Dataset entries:
/---

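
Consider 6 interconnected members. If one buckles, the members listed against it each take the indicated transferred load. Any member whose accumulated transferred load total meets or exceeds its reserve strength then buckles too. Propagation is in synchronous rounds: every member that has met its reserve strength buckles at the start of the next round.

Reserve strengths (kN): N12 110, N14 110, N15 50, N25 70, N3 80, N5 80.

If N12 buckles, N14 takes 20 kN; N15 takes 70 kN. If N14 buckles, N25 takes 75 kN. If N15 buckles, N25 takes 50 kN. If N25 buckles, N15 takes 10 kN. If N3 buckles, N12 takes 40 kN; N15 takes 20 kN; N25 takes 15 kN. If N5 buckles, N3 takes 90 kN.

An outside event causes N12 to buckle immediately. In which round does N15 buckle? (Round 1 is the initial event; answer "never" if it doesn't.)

Round 1 — N12 buckles (initial).
  N14: +20 → 20 < 110
  N15: +70 → 70 ≥ 50
Round 2 — N15 buckles.
  N25: +50 → 50 < 70
No further bucklings.

2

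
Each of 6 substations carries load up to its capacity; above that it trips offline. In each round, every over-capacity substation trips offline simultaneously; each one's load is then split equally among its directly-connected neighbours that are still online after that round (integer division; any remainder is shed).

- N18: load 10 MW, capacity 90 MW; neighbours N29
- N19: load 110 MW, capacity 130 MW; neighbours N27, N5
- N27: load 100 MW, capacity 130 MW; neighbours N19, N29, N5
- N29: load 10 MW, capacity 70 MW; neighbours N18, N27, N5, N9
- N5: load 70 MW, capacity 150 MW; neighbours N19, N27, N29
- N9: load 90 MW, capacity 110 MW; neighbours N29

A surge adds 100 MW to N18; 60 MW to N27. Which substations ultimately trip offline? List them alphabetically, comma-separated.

N18, N19, N27, N29, N5, N9

Round 1 — N18 at 110 > 90; N27 at 160 > 130. N18, N27 trip offline.
  N18 sheds 110 MW to N29: 110 each.
    N29: 10+110 = 120 > 70
  N27 sheds 160 MW to N19, N29, N5: 53 each (1 lost).
    N19: 110+53 = 163 > 130
    N29: 120+53 = 173 > 70
    N5: 70+53 = 123 ≤ 150
Round 2 — N19, N29 trip offline.
  N19 sheds 163 MW to N5: 163 each.
    N5: 123+163 = 286 > 150
  N29 sheds 173 MW to N5, N9: 86 each (1 lost).
    N5: 286+86 = 372 > 150
    N9: 90+86 = 176 > 110
Round 3 — N5, N9 trip offline.
  N5 sheds 372 MW: no online neighbours, lost.
  N9 sheds 176 MW: no online neighbours, lost.
No further trips.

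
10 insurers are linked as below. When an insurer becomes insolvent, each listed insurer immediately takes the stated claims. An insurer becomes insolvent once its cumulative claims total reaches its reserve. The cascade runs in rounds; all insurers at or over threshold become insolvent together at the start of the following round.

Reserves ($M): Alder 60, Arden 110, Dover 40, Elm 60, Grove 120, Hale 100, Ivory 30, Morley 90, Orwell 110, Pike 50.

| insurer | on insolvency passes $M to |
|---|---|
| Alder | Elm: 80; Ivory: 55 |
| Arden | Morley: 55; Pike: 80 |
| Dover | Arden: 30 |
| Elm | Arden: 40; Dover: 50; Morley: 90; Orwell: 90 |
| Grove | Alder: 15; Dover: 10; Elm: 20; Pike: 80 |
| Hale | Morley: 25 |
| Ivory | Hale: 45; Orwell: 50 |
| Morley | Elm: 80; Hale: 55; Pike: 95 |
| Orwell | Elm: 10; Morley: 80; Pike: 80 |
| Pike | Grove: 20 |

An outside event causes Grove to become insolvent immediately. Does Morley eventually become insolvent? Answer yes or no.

no

Round 1 — Grove becomes insolvent (initial).
  Alder: +15 → 15 < 60
  Dover: +10 → 10 < 40
  Elm: +20 → 20 < 60
  Pike: +80 → 80 ≥ 50
Round 2 — Pike becomes insolvent.
No further insolvencies.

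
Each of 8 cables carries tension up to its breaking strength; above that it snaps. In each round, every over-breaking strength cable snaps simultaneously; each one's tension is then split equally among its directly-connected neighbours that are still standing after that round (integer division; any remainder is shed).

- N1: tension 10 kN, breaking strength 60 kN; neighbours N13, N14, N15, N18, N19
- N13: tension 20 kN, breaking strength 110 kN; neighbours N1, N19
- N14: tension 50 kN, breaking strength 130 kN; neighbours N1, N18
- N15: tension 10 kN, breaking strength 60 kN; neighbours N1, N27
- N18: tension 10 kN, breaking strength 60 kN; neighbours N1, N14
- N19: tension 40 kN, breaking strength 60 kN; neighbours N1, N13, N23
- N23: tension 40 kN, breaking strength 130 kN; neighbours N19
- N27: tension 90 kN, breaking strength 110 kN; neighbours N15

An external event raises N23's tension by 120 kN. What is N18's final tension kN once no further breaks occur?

46

Round 1 — N23 at 160 > 130. N23 snaps.
  N23 sheds 160 kN to N19: 160 each.
    N19: 40+160 = 200 > 60
Round 2 — N19 snaps.
  N19 sheds 200 kN to N1, N13: 100 each.
    N1: 10+100 = 110 > 60
    N13: 20+100 = 120 > 110
Round 3 — N1, N13 snap.
  N1 sheds 110 kN to N14, N15, N18: 36 each (2 lost).
    N14: 50+36 = 86 ≤ 130
    N15: 10+36 = 46 ≤ 60
    N18: 10+36 = 46 ≤ 60
  N13 sheds 120 kN: no online neighbours, lost.
No further breaks.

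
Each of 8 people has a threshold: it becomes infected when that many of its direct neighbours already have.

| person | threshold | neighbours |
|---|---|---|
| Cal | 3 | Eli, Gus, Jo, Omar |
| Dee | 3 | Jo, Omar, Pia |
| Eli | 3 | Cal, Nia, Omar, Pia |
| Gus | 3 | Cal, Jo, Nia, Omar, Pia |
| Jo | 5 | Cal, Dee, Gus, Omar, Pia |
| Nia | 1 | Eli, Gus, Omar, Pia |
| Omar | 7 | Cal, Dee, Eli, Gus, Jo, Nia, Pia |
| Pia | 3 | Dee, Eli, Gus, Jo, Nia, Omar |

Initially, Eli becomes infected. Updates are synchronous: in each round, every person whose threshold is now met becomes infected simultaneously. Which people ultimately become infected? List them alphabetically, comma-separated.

Round 1 — Eli becomes infected (initial).
Round 2 — checking thresholds:
  Cal: 1 of 4 neighbours < 3, not yet.
  Nia: 1 of 4 neighbours ≥ 1, becomes infected.
  Omar: 1 of 7 neighbours < 7, not yet.
  Pia: 1 of 6 neighbours < 3, not yet.
Round 3 — no new infections; cascade stops.

Eli, Nia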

\---

**Exercise description:**
Look through the entries above; find each line with the word "remainder" and copy it.

**Answer section:**
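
Each of 6 substations carries load up to its capacity; above that it trips offline. In each round, every over-capacity substation trips offline simultaneously; each one's load is then split equally among its directly-connected neighbours that are still online after that round (integer division; any remainder is shed).
Each of 8 cables carries tension up to its breaking strength; above that it snaps. In each round, every over-breaking strength cable snaps simultaneously; each one's tension is then split equally among its directly-connected neighbours that are still standing after that round (integer division; any remainder is shed).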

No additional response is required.